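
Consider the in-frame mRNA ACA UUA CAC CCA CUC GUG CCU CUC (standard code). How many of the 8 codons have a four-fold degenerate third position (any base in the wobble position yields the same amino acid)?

Codon 1 ACA (Thr): third position 4-fold.
Codon 2 UUA (Leu): third position 2-fold.
Codon 3 CAC (His): third position 2-fold.
Codon 4 CCA (Pro): third position 4-fold.
Codon 5 CUC (Leu): third position 4-fold.
Codon 6 GUG (Val): third position 4-fold.
Codon 7 CCU (Pro): third position 4-fold.
Codon 8 CUC (Leu): third position 4-fold.
Four-fold degenerate third positions: 6.

6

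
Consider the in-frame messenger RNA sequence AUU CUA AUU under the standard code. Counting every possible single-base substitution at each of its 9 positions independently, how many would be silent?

Codon 1 (AUU, Ile): 2 synonymous substitutions.
Codon 2 (CUA, Leu): 4 synonymous substitutions.
Codon 3 (AUU, Ile): 2 synonymous substitutions.
Total: 2 + 4 + 2 = 8.

8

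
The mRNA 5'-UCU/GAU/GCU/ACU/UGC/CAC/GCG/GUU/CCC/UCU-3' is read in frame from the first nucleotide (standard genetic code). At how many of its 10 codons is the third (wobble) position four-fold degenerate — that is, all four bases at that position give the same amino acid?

7

Codon 1 UCU (Ser): third position 4-fold.
Codon 2 GAU (Asp): third position 2-fold.
Codon 3 GCU (Ala): third position 4-fold.
Codon 4 ACU (Thr): third position 4-fold.
Codon 5 UGC (Cys): third position 2-fold.
Codon 6 CAC (His): third position 2-fold.
Codon 7 GCG (Ala): third position 4-fold.
Codon 8 GUU (Val): third position 4-fold.
Codon 9 CCC (Pro): third position 4-fold.
Codon 10 UCU (Ser): third position 4-fold.
Four-fold degenerate third positions: 7.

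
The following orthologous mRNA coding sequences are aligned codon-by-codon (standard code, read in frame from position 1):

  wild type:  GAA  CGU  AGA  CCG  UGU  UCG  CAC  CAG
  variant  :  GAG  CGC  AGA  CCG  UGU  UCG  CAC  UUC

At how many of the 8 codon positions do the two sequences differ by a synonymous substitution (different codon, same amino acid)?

Codon 1: GAA Glu / GAG Glu — synonymous.
Codon 2: CGU Arg / CGC Arg — synonymous.
Codon 3: AGA Arg / AGA Arg — identical.
Codon 4: CCG Pro / CCG Pro — identical.
Codon 5: UGU Cys / UGU Cys — identical.
Codon 6: UCG Ser / UCG Ser — identical.
Codon 7: CAC His / CAC His — identical.
Codon 8: CAG Gln / UUC Phe — nonsynonymous.
Synonymous differences: 2.

2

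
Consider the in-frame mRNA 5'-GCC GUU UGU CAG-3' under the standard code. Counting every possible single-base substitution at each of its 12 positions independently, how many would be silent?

8

Codon 1 (GCC, Ala): 3 synonymous substitutions.
Codon 2 (GUU, Val): 3 synonymous substitutions.
Codon 3 (UGU, Cys): 1 synonymous substitution.
Codon 4 (CAG, Gln): 1 synonymous substitution.
Total: 3 + 3 + 1 + 1 = 8.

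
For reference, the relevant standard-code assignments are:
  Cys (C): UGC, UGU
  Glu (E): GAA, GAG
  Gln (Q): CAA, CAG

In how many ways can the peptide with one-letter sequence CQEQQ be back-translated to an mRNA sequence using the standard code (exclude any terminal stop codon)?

Cys: 2 codons.
Gln: 2 codons.
Glu: 2 codons.
Gln: 2 codons.
Gln: 2 codons.
2 × 2 × 2 × 2 × 2 = 32.

32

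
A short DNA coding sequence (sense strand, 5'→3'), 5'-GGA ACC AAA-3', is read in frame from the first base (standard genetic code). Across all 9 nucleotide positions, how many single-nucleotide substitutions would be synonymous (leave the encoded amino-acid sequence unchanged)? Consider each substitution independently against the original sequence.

7

Codon 1 (GGA, Gly): 3 synonymous substitutions.
Codon 2 (ACC, Thr): 3 synonymous substitutions.
Codon 3 (AAA, Lys): 1 synonymous substitution.
Total: 3 + 3 + 1 = 7.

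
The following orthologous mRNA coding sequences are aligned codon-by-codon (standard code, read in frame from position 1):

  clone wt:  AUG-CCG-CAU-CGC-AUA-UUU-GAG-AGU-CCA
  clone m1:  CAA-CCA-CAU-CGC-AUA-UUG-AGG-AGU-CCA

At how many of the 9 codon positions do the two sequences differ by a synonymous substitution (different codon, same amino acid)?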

★ ★ ★ ★ ★

Task goal
Set down the entries above again, word for word.

Solution to the exercise
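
Consider the in-frame mRNA ACA UUA CAC CCA CUC GUG CCU CUC (standard code). How many of the 8 codons have a four-fold degenerate third position (any base in the wobble position yields the same amino acid)?

Codon 1 ACA (Thr): third position 4-fold.
Codon 2 UUA (Leu): third position 2-fold.
Codon 3 CAC (His): third position 2-fold.
Codon 4 CCA (Pro): third position 4-fold.
Codon 5 CUC (Leu): third position 4-fold.
Codon 6 GUG (Val): third position 4-fold.
Codon 7 CCU (Pro): third position 4-fold.
Codon 8 CUC (Leu): third position 4-fold.
Four-fold degenerate third positions: 6.

6

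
Consider the in-frame messenger RNA sequence AUU CUA AUU under the standard code. Counting every possible single-base substitution at each of its 9 positions independently, how many would be silent?

Codon 1 (AUU, Ile): 2 synonymous substitutions.
Codon 2 (CUA, Leu): 4 synonymous substitutions.
Codon 3 (AUU, Ile): 2 synonymous substitutions.
Total: 2 + 4 + 2 = 8.

8

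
The mRNA 5'-UCU/GAU/GCU/ACU/UGC/CAC/GCG/GUU/CCC/UCU-3' is read in frame from the first nucleotide (standard genetic code). At how many of its 10 codons is the third (wobble) position four-fold degenerate — that is, all four bases at that position give the same amino acid?

7

Codon 1 UCU (Ser): third position 4-fold.
Codon 2 GAU (Asp): third position 2-fold.
Codon 3 GCU (Ala): third position 4-fold.
Codon 4 ACU (Thr): third position 4-fold.
Codon 5 UGC (Cys): third position 2-fold.
Codon 6 CAC (His): third position 2-fold.
Codon 7 GCG (Ala): third position 4-fold.
Codon 8 GUU (Val): third position 4-fold.
Codon 9 CCC (Pro): third position 4-fold.
Codon 10 UCU (Ser): third position 4-fold.
Four-fold degenerate third positions: 7.

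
The following orthologous mRNA coding sequences are aligned codon-by-codon (standard code, read in frame from position 1):

  wild type:  GAA  CGU  AGA  CCG  UGU  UCG  CAC  CAG
  variant  :  GAG  CGC  AGA  CCG  UGU  UCG  CAC  UUC

At how many of the 8 codon positions do the two sequences differ by a synonymous substitution (different codon, same amino acid)?

Codon 1: GAA Glu / GAG Glu — synonymous.
Codon 2: CGU Arg / CGC Arg — synonymous.
Codon 3: AGA Arg / AGA Arg — identical.
Codon 4: CCG Pro / CCG Pro — identical.
Codon 5: UGU Cys / UGU Cys — identical.
Codon 6: UCG Ser / UCG Ser — identical.
Codon 7: CAC His / CAC His — identical.
Codon 8: CAG Gln / UUC Phe — nonsynonymous.
Synonymous differences: 2.

2

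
Consider the in-frame mRNA 5'-GCC GUU UGU CAG-3' under the standard code. Counting every possible single-base substitution at each of its 12 positions independently, how many would be silent?

8

Codon 1 (GCC, Ala): 3 synonymous substitutions.
Codon 2 (GUU, Val): 3 synonymous substitutions.
Codon 3 (UGU, Cys): 1 synonymous substitution.
Codon 4 (CAG, Gln): 1 synonymous substitution.
Total: 3 + 3 + 1 + 1 = 8.

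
For reference, the relevant standard-code assignments are:
  Cys (C): UGC, UGU
  Glu (E): GAA, GAG
  Gln (Q): CAA, CAG

In how many ways can the peptide with one-letter sequence CQEQQ be back-translated to an mRNA sequence using the standard code (exclude any terminal stop codon)?

Cys: 2 codons.
Gln: 2 codons.
Glu: 2 codons.
Gln: 2 codons.
Gln: 2 codons.
2 × 2 × 2 × 2 × 2 = 32.

32

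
A short DNA coding sequence (sense strand, 5'→3'), 5'-GGA ACC AAA-3', is read in frame from the first base (standard genetic code). Across all 9 nucleotide positions, how many single-nucleotide substitutions would be synonymous (leave the encoded amino-acid sequence unchanged)? Consider each substitution independently against the original sequence.

7

Codon 1 (GGA, Gly): 3 synonymous substitutions.
Codon 2 (ACC, Thr): 3 synonymous substitutions.
Codon 3 (AAA, Lys): 1 synonymous substitution.
Total: 3 + 3 + 1 = 7.

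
The following orthologous mRNA coding sequences are aligned codon-by-codon (standard code, read in frame from position 1):

  clone wt:  AUG-CCG-CAU-CGC-AUA-UUU-GAG-AGU-CCA
  clone m1:  CAA-CCA-CAU-CGC-AUA-UUG-AGG-AGU-CCA

At how many of the 9 codon positions do the two sequences differ by a synonymous substitution (different codon, same amino acid)?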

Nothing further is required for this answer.